Saved entries
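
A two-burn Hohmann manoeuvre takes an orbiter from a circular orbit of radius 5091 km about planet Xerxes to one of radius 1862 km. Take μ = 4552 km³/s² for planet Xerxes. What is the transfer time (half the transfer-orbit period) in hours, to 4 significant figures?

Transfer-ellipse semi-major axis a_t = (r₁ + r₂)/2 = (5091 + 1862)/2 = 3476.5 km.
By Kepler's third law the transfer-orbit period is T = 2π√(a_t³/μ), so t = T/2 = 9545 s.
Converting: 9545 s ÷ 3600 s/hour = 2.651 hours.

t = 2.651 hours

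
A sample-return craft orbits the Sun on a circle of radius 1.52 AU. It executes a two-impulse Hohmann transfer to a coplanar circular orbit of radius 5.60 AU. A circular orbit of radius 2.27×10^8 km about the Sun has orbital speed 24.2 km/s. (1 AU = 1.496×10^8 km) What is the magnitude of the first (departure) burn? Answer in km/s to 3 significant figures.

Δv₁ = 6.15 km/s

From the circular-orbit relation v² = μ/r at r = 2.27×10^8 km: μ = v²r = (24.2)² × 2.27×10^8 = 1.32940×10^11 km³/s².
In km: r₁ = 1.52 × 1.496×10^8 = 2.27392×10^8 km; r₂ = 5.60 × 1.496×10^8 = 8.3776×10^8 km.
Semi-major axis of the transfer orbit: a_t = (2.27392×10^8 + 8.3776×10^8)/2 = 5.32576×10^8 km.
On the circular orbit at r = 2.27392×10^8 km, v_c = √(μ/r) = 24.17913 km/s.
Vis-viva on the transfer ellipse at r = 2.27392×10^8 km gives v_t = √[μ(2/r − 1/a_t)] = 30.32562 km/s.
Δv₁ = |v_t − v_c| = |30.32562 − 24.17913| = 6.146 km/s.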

WHAT IS EXPECTED: So that nothing is lost, transcribe each entry exactly as written.

SOLUTION TO THIS EXERCISE:
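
A two-burn Hohmann manoeuvre takes an orbiter from a circular orbit of radius 5091 km about planet Xerxes to one of radius 1862 km. Take μ = 4552 km³/s² for planet Xerxes. What is the transfer time (half the transfer-orbit period) in hours, to 4 significant figures?

Transfer-ellipse semi-major axis a_t = (r₁ + r₂)/2 = (5091 + 1862)/2 = 3476.5 km.
By Kepler's third law the transfer-orbit period is T = 2π√(a_t³/μ), so t = T/2 = 9545 s.
Converting: 9545 s ÷ 3600 s/hour = 2.651 hours.

t = 2.651 hours

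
A sample-return craft orbits the Sun on a circle of radius 1.52 AU. It executes a two-impulse Hohmann transfer to a coplanar circular orbit of radius 5.60 AU. A circular orbit of radius 2.27×10^8 km about the Sun has orbital speed 24.2 km/s. (1 AU = 1.496×10^8 km) What is the magnitude of the first (departure) burn? Answer in km/s to 3 significant figures.

Δv₁ = 6.15 km/s

From the circular-orbit relation v² = μ/r at r = 2.27×10^8 km: μ = v²r = (24.2)² × 2.27×10^8 = 1.32940×10^11 km³/s².
In km: r₁ = 1.52 × 1.496×10^8 = 2.27392×10^8 km; r₂ = 5.60 × 1.496×10^8 = 8.3776×10^8 km.
Semi-major axis of the transfer orbit: a_t = (2.27392×10^8 + 8.3776×10^8)/2 = 5.32576×10^8 km.
On the circular orbit at r = 2.27392×10^8 km, v_c = √(μ/r) = 24.17913 km/s.
Vis-viva on the transfer ellipse at r = 2.27392×10^8 km gives v_t = √[μ(2/r − 1/a_t)] = 30.32562 km/s.
Δv₁ = |v_t − v_c| = |30.32562 − 24.17913| = 6.146 km/s.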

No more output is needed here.